*Your goal*: Output all of the entries exactly as written.

═══ Entries supplied

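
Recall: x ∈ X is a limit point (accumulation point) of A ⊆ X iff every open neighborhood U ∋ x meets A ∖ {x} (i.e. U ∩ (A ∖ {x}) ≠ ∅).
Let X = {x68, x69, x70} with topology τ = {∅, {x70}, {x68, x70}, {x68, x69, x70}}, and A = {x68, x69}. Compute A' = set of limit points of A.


A' = {x69}

For each x ∈ X, list the open sets U ∈ τ with x ∈ U, then check whether U ∩ (A ∖ {x}) ≠ ∅ for every such U.
  x = x68: open {x68, x70} ∋ x has {x68, x70} ∩ (A ∖ {x68}) = ∅, so x is NOT a limit point.
  x = x69: opens ∋ x are {x68, x69, x70}; each meets A ∖ {x69}, so x IS a limit point.
  x = x70: open {x70} ∋ x has {x70} ∩ (A ∖ {x70}) = ∅, so x is NOT a limit point.
Collecting: A' = {x69}.


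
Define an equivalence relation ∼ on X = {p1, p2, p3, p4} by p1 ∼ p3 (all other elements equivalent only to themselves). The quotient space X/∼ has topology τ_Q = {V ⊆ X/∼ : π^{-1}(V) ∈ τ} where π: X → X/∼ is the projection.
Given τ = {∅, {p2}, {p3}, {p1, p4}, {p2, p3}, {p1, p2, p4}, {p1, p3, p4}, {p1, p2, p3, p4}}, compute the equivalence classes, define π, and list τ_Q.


X/∼ = {[p1=p3], [p2], [p4]}; |τ_Q| = 4.

Equivalence classes: [p1=p3], [p2], [p4].
Quotient map π: X → X/∼ sends p1 ↦ [p1=p3], p2 ↦ [p2], p3 ↦ [p1=p3], p4 ↦ [p4].
For each subset V ⊆ X/∼, compute π^{-1}(V) ⊆ X and check whether π^{-1}(V) ∈ τ. V is open in τ_Q iff π^{-1}(V) ∈ τ.
  V = {}: π^{-1}(V) = ∅ ∈ τ ✓.
  V = {[p1=p3]}: π^{-1}(V) = {p1, p3} ∉ τ ✗.
  V = {[p2]}: π^{-1}(V) = {p2} ∈ τ ✓.
  V = {[p1=p3], [p2]}: π^{-1}(V) = {p1, p2, p3} ∉ τ ✗.
  V = {[p4]}: π^{-1}(V) = {p4} ∉ τ ✗.
  V = {[p1=p3], [p4]}: π^{-1}(V) = {p1, p3, p4} ∈ τ ✓.
  V = {[p2], [p4]}: π^{-1}(V) = {p2, p4} ∉ τ ✗.
  V = {[p1=p3], [p2], [p4]}: π^{-1}(V) = {p1, p2, p3, p4} ∈ τ ✓.
Open sets in the quotient: τ_Q = {{}, {[p2]}, {[p1=p3], [p4]}, {[p1=p3], [p2], [p4]}} (4 elements).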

══════

*Result below*:
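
Recall: x ∈ X is a limit point (accumulation point) of A ⊆ X iff every open neighborhood U ∋ x meets A ∖ {x} (i.e. U ∩ (A ∖ {x}) ≠ ∅).
Let X = {x68, x69, x70} with topology τ = {∅, {x70}, {x68, x70}, {x68, x69, x70}}, and A = {x68, x69}. Compute A' = set of limit points of A.


A' = {x69}

For each x ∈ X, list the open sets U ∈ τ with x ∈ U, then check whether U ∩ (A ∖ {x}) ≠ ∅ for every such U.
  x = x68: open {x68, x70} ∋ x has {x68, x70} ∩ (A ∖ {x68}) = ∅, so x is NOT a limit point.
  x = x69: opens ∋ x are {x68, x69, x70}; each meets A ∖ {x69}, so x IS a limit point.
  x = x70: open {x70} ∋ x has {x70} ∩ (A ∖ {x70}) = ∅, so x is NOT a limit point.
Collecting: A' = {x69}.


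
Define an equivalence relation ∼ on X = {p1, p2, p3, p4} by p1 ∼ p3 (all other elements equivalent only to themselves). The quotient space X/∼ has topology τ_Q = {V ⊆ X/∼ : π^{-1}(V) ∈ τ} where π: X → X/∼ is the projection.
Given τ = {∅, {p2}, {p3}, {p1, p4}, {p2, p3}, {p1, p2, p4}, {p1, p3, p4}, {p1, p2, p3, p4}}, compute the equivalence classes, define π, and list τ_Q.


X/∼ = {[p1=p3], [p2], [p4]}; |τ_Q| = 4.

Equivalence classes: [p1=p3], [p2], [p4].
Quotient map π: X → X/∼ sends p1 ↦ [p1=p3], p2 ↦ [p2], p3 ↦ [p1=p3], p4 ↦ [p4].
For each subset V ⊆ X/∼, compute π^{-1}(V) ⊆ X and check whether π^{-1}(V) ∈ τ. V is open in τ_Q iff π^{-1}(V) ∈ τ.
  V = {}: π^{-1}(V) = ∅ ∈ τ ✓.
  V = {[p1=p3]}: π^{-1}(V) = {p1, p3} ∉ τ ✗.
  V = {[p2]}: π^{-1}(V) = {p2} ∈ τ ✓.
  V = {[p1=p3], [p2]}: π^{-1}(V) = {p1, p2, p3} ∉ τ ✗.
  V = {[p4]}: π^{-1}(V) = {p4} ∉ τ ✗.
  V = {[p1=p3], [p4]}: π^{-1}(V) = {p1, p3, p4} ∈ τ ✓.
  V = {[p2], [p4]}: π^{-1}(V) = {p2, p4} ∉ τ ✗.
  V = {[p1=p3], [p2], [p4]}: π^{-1}(V) = {p1, p2, p3, p4} ∈ τ ✓.
Open sets in the quotient: τ_Q = {{}, {[p2]}, {[p1=p3], [p4]}, {[p1=p3], [p2], [p4]}} (4 elements).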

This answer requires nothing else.